_Work to complete_. Reproduce the data exactly.

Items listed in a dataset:

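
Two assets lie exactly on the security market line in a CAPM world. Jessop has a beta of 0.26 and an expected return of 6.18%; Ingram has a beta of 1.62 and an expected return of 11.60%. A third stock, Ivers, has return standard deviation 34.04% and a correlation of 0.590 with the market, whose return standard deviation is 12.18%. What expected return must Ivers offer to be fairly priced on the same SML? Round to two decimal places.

MRP = (11.60% − 6.18%) / (1.62 − 0.26) = 3.9853%
R_f = 6.18% − 0.26 × 3.9853% = 5.1438%
β_Ivers = ρ·σ_i/σ_m = 0.590 × 34.04 / 12.18 = 1.6489
E(R_Ivers) = R_f + β × MRP = 5.1438% + 1.6489 × 3.9853% = 11.72%

11.72%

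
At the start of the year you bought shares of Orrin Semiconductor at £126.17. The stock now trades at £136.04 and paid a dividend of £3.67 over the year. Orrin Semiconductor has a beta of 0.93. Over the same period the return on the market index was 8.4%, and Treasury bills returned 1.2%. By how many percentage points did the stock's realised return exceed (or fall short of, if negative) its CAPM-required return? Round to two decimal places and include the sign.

Realised HPR = (P1 + D1 − P0) / P0 = (136.04 + 3.67 − 126.17) / 126.17 = 13.54 / 126.17 = 10.7316%
MRP = 8.4% − 1.2% = 7.20%
CAPM required = R_f + β·MRP = 1.2% + 0.93 × 7.2% = 7.8960%
α = realised − required = 10.7316% − 7.8960% = +2.84%

+2.84%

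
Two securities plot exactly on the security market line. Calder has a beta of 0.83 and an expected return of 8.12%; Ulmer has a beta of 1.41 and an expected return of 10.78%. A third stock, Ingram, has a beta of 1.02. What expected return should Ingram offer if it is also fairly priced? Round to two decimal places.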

_Exercise output_.
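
Two assets lie exactly on the security market line in a CAPM world. Jessop has a beta of 0.26 and an expected return of 6.18%; Ingram has a beta of 1.62 and an expected return of 11.60%. A third stock, Ivers, has return standard deviation 34.04% and a correlation of 0.590 with the market, whose return standard deviation is 12.18%. What expected return must Ivers offer to be fairly priced on the same SML? Round to two decimal places.

MRP = (11.60% − 6.18%) / (1.62 − 0.26) = 3.9853%
R_f = 6.18% − 0.26 × 3.9853% = 5.1438%
β_Ivers = ρ·σ_i/σ_m = 0.590 × 34.04 / 12.18 = 1.6489
E(R_Ivers) = R_f + β × MRP = 5.1438% + 1.6489 × 3.9853% = 11.72%

11.72%

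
At the start of the year you bought shares of Orrin Semiconductor at £126.17. The stock now trades at £136.04 and paid a dividend of £3.67 over the year. Orrin Semiconductor has a beta of 0.93. Over the same period the return on the market index was 8.4%, and Treasury bills returned 1.2%. By how many percentage points did the stock's realised return exceed (or fall short of, if negative) its CAPM-required return? Round to two decimal places and include the sign.

Realised HPR = (P1 + D1 − P0) / P0 = (136.04 + 3.67 − 126.17) / 126.17 = 13.54 / 126.17 = 10.7316%
MRP = 8.4% − 1.2% = 7.20%
CAPM required = R_f + β·MRP = 1.2% + 0.93 × 7.2% = 7.8960%
α = realised − required = 10.7316% − 7.8960% = +2.84%

+2.84%

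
Two securities plot exactly on the security market line. Calder has a beta of 0.83 and an expected return of 8.12%; Ulmer has a beta of 1.41 and an expected return of 10.78%. A third stock, Ingram, has a beta of 1.02. What expected return should Ingram offer if it is also fairly priced? Round to two decimal places.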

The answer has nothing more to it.